§ GIVEN RECORDS:
☆ ☆ ☆

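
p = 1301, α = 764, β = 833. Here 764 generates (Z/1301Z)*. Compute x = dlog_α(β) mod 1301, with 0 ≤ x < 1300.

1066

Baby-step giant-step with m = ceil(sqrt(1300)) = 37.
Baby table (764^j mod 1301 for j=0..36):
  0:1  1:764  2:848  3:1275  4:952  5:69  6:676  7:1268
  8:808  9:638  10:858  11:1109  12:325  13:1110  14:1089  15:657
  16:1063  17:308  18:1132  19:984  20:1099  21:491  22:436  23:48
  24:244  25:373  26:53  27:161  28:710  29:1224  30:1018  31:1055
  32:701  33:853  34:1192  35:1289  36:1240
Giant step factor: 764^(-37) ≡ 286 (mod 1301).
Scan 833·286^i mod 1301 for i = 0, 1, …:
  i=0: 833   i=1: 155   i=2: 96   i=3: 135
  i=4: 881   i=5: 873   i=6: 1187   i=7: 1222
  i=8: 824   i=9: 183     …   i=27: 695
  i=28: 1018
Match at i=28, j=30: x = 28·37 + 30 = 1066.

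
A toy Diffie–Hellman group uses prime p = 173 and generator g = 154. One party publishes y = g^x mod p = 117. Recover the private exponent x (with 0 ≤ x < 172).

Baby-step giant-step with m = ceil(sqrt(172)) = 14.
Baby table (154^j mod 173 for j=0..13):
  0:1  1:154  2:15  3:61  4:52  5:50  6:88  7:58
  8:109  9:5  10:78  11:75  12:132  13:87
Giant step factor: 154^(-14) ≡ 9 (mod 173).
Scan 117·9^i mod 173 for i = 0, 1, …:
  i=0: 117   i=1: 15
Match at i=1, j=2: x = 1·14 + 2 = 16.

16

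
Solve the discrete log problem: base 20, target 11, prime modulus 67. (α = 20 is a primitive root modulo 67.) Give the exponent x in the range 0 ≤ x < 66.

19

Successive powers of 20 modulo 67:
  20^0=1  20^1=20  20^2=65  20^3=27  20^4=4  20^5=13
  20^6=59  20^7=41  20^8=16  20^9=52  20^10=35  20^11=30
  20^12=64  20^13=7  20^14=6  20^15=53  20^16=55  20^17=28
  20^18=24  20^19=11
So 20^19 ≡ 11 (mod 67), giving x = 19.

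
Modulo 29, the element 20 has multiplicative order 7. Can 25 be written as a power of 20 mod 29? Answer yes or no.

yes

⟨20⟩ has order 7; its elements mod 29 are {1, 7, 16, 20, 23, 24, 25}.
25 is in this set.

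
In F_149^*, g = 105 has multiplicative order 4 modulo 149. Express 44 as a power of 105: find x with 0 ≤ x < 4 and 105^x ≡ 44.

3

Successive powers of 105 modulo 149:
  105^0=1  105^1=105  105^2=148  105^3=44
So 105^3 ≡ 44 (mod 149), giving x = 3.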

☆ ☆ ☆

§ WORK REQUEST:
Write out the listing again. Keep every character the same.

§ REPLY:
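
p = 1301, α = 764, β = 833. Here 764 generates (Z/1301Z)*. Compute x = dlog_α(β) mod 1301, with 0 ≤ x < 1300.

1066

Baby-step giant-step with m = ceil(sqrt(1300)) = 37.
Baby table (764^j mod 1301 for j=0..36):
  0:1  1:764  2:848  3:1275  4:952  5:69  6:676  7:1268
  8:808  9:638  10:858  11:1109  12:325  13:1110  14:1089  15:657
  16:1063  17:308  18:1132  19:984  20:1099  21:491  22:436  23:48
  24:244  25:373  26:53  27:161  28:710  29:1224  30:1018  31:1055
  32:701  33:853  34:1192  35:1289  36:1240
Giant step factor: 764^(-37) ≡ 286 (mod 1301).
Scan 833·286^i mod 1301 for i = 0, 1, …:
  i=0: 833   i=1: 155   i=2: 96   i=3: 135
  i=4: 881   i=5: 873   i=6: 1187   i=7: 1222
  i=8: 824   i=9: 183     …   i=27: 695
  i=28: 1018
Match at i=28, j=30: x = 28·37 + 30 = 1066.

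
A toy Diffie–Hellman group uses prime p = 173 and generator g = 154. One party publishes y = g^x mod p = 117. Recover the private exponent x (with 0 ≤ x < 172).

Baby-step giant-step with m = ceil(sqrt(172)) = 14.
Baby table (154^j mod 173 for j=0..13):
  0:1  1:154  2:15  3:61  4:52  5:50  6:88  7:58
  8:109  9:5  10:78  11:75  12:132  13:87
Giant step factor: 154^(-14) ≡ 9 (mod 173).
Scan 117·9^i mod 173 for i = 0, 1, …:
  i=0: 117   i=1: 15
Match at i=1, j=2: x = 1·14 + 2 = 16.

16

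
Solve the discrete log problem: base 20, target 11, prime modulus 67. (α = 20 is a primitive root modulo 67.) Give the exponent x in the range 0 ≤ x < 66.

19

Successive powers of 20 modulo 67:
  20^0=1  20^1=20  20^2=65  20^3=27  20^4=4  20^5=13
  20^6=59  20^7=41  20^8=16  20^9=52  20^10=35  20^11=30
  20^12=64  20^13=7  20^14=6  20^15=53  20^16=55  20^17=28
  20^18=24  20^19=11
So 20^19 ≡ 11 (mod 67), giving x = 19.

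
Modulo 29, the element 20 has multiplicative order 7. Can 25 be written as a power of 20 mod 29? Answer yes or no.

yes

⟨20⟩ has order 7; its elements mod 29 are {1, 7, 16, 20, 23, 24, 25}.
25 is in this set.

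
In F_149^*, g = 105 has multiplicative order 4 modulo 149. Express 44 as a power of 105: find x with 0 ≤ x < 4 and 105^x ≡ 44.

3

Successive powers of 105 modulo 149:
  105^0=1  105^1=105  105^2=148  105^3=44
So 105^3 ≡ 44 (mod 149), giving x = 3.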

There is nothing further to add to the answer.